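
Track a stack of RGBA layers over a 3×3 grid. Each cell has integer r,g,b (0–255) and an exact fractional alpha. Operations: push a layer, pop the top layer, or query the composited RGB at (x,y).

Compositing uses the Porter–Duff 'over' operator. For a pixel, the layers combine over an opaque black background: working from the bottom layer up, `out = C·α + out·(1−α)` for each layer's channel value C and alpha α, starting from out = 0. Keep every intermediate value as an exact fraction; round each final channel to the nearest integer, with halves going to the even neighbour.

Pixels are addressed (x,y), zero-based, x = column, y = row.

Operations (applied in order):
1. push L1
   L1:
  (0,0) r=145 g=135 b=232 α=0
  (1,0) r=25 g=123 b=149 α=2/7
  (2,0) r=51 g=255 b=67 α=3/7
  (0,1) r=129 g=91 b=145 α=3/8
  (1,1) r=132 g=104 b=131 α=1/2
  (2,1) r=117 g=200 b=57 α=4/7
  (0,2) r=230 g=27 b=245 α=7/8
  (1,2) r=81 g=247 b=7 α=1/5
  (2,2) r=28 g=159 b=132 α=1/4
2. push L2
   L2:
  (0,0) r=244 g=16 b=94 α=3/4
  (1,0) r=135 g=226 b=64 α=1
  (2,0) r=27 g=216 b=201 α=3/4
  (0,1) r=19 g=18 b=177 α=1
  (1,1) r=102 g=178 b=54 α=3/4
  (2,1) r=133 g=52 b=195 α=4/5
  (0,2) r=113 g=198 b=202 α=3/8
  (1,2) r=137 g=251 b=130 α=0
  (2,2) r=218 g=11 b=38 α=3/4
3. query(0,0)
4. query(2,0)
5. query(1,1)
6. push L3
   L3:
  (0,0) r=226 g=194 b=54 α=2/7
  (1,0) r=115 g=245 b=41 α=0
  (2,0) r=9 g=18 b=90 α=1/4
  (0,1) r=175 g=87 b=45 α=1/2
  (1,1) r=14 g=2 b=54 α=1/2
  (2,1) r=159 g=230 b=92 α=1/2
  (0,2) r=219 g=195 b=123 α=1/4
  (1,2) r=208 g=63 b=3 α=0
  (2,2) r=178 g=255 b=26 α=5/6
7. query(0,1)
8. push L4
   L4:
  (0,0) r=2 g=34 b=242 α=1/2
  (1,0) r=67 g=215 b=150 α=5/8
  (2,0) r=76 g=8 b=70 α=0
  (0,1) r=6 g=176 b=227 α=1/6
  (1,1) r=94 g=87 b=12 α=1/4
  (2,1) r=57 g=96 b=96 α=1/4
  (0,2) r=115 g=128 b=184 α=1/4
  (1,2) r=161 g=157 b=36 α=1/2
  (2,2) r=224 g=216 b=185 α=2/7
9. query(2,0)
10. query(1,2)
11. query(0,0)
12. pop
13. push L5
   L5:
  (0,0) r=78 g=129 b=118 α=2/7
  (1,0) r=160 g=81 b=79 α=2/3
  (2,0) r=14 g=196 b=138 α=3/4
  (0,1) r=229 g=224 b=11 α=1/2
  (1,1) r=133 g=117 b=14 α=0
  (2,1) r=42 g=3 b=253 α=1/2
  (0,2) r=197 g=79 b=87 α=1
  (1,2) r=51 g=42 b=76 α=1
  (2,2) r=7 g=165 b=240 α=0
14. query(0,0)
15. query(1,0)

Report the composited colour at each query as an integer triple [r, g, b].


(0,0) stack=L1,L2; from [0,0,0]:
+L1 (α=0) → [0, 0, 0]
+L2 (α=3/4) → [183, 12, 141/2]
= [183, 12, 70]

(2,0) stack=L1,L2; from [0,0,0]:
after L1 α=3/7: [153/7, 765/7, 201/7]
after L2 α=3/4: [180/7, 5301/28, 2211/14]
→ [26, 189, 158]

query (1,1) [L1,L2] — begin 0,0,0
+L1 (α=1/2) → [66, 52, 131/2]
+L2 (α=3/4) → [93, 293/2, 455/8]
rounded: [93, 146, 57]

query (0,1) [L1,L2,L3] — begin 0,0,0
+L1 (α=3/8) → [387/8, 273/8, 435/8]
+L2 (α=1) → [19, 18, 177]
+L3 (α=1/2) → [97, 105/2, 111]
rounded: [97, 52, 111]

query (2,0) [L1,L2,L3,L4] — begin 0,0,0
after L1 α=3/7: [153/7, 765/7, 201/7]
after L2 α=3/4: [180/7, 5301/28, 2211/14]
after L3 α=1/4: [603/28, 16407/112, 7893/56]
after L4 α=0: [603/28, 16407/112, 7893/56]
rounded: [22, 146, 141]

at x=1,y=2 over L1,L2,L3,L4:
L1 α=1/5: [81/5, 247/5, 7/5]
L2 α=0: [81/5, 247/5, 7/5]
L3 α=0: [81/5, 247/5, 7/5]
L4 α=1/2: [443/5, 516/5, 187/10]
= [89, 103, 19]

at x=0,y=0 over L1,L2,L3,L4:
L1 α=0: [0, 0, 0]
L2 α=3/4: [183, 12, 141/2]
L3 α=2/7: [1367/7, 64, 921/14]
L4 α=1/2: [1381/14, 49, 4309/28]
= [99, 49, 154]

at x=0,y=0 over L1,L2,L3,L5:
after L1 α=0: [0, 0, 0]
after L2 α=3/4: [183, 12, 141/2]
after L3 α=2/7: [1367/7, 64, 921/14]
after L5 α=2/7: [7927/49, 578/7, 7909/98]
→ [162, 83, 81]

query (1,0) [L1,L2,L3,L5] — begin 0,0,0
+L1 (α=2/7) → [50/7, 246/7, 298/7]
+L2 (α=1) → [135, 226, 64]
+L3 (α=0) → [135, 226, 64]
+L5 (α=2/3) → [455/3, 388/3, 74]
= [152, 129, 74]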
════
# Task to carry out
Copy all lines from the data that hold the word "exact".

# Written reply
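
Track a stack of RGBA layers over a 3×3 grid. Each cell has integer r,g,b (0–255) and an exact fractional alpha. Operations: push a layer, pop the top layer, or query the composited RGB at (x,y).
Compositing uses the Porter–Duff 'over' operator. For a pixel, the layers combine over an opaque black background: working from the bottom layer up, `out = C·α + out·(1−α)` for each layer's channel value C and alpha α, starting from out = 0. Keep every intermediate value as an exact fraction; round each final channel to the nearest integer, with halves going to the even neighbour.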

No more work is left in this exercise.